Collected data
□ □ □ □ □

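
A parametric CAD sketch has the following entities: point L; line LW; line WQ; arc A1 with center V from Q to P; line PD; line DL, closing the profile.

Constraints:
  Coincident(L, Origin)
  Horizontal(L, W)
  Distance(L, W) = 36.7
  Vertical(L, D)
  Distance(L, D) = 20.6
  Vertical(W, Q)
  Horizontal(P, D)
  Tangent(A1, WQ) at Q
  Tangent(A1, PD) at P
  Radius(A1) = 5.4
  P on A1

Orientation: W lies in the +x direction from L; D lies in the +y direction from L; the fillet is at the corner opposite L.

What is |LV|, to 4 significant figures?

34.80

L is at the origin; L and W share the same y with |LW| = 36.7 and W on the +x side, so W = (36.70, 0.000). LD is vertical with |LD| = 20.6 and D on the +y side, so D = (0.000, 20.60). The virtual corner opposite L is at (36.70, 20.60). Tangency of A1 to WQ means the radius VQ is perpendicular to WQ and A1 meets PD tangentially, so VP is at right angles to PD, with radius 5.4, so the center V sits 5.4 in from both sides at V = (31.30, 15.20). Then |LV| = |V − L| = 34.80.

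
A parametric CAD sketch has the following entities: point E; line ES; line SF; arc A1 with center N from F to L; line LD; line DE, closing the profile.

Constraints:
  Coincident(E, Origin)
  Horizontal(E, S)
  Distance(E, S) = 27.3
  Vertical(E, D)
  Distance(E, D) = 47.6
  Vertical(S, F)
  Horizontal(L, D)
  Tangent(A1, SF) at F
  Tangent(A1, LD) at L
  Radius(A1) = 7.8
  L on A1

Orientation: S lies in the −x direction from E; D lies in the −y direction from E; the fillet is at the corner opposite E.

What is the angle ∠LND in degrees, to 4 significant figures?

68.20°

The virtual corner opposite E is at (-27.30, -47.60). Tangency of A1 to SF means the radius NF is perpendicular to SF and the tangent condition forces NL to be normal to LD, with radius 7.8, so the center N sits 7.8 in from both sides at N = (-19.50, -39.80). That places the tangent points at F = (-27.30, -39.80) on SF and L = (-19.50, -47.60) on LD. Then cos ∠LND = NL·ND / (|NL||ND|), giving 68.20°.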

□ □ □ □ □

EXERCISE PROMPT - Could you print all of the data above once more, unaltered?

WRITTEN REPLY -
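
A parametric CAD sketch has the following entities: point L; line LW; line WQ; arc A1 with center V from Q to P; line PD; line DL, closing the profile.

Constraints:
  Coincident(L, Origin)
  Horizontal(L, W)
  Distance(L, W) = 36.7
  Vertical(L, D)
  Distance(L, D) = 20.6
  Vertical(W, Q)
  Horizontal(P, D)
  Tangent(A1, WQ) at Q
  Tangent(A1, PD) at P
  Radius(A1) = 5.4
  P on A1

Orientation: W lies in the +x direction from L; D lies in the +y direction from L; the fillet is at the corner opposite L.

What is |LV|, to 4 significant figures?

34.80

L is at the origin; L and W share the same y with |LW| = 36.7 and W on the +x side, so W = (36.70, 0.000). LD is vertical with |LD| = 20.6 and D on the +y side, so D = (0.000, 20.60). The virtual corner opposite L is at (36.70, 20.60). Tangency of A1 to WQ means the radius VQ is perpendicular to WQ and A1 meets PD tangentially, so VP is at right angles to PD, with radius 5.4, so the center V sits 5.4 in from both sides at V = (31.30, 15.20). Then |LV| = |V − L| = 34.80.

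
A parametric CAD sketch has the following entities: point E; line ES; line SF; arc A1 with center N from F to L; line LD; line DE, closing the profile.

Constraints:
  Coincident(E, Origin)
  Horizontal(E, S)
  Distance(E, S) = 27.3
  Vertical(E, D)
  Distance(E, D) = 47.6
  Vertical(S, F)
  Horizontal(L, D)
  Tangent(A1, SF) at F
  Tangent(A1, LD) at L
  Radius(A1) = 7.8
  L on A1

Orientation: S lies in the −x direction from E; D lies in the −y direction from E; the fillet is at the corner opposite E.

What is the angle ∠LND in degrees, to 4 significant figures?

68.20°

The virtual corner opposite E is at (-27.30, -47.60). Tangency of A1 to SF means the radius NF is perpendicular to SF and the tangent condition forces NL to be normal to LD, with radius 7.8, so the center N sits 7.8 in from both sides at N = (-19.50, -39.80). That places the tangent points at F = (-27.30, -39.80) on SF and L = (-19.50, -47.60) on LD. Then cos ∠LND = NL·ND / (|NL||ND|), giving 68.20°.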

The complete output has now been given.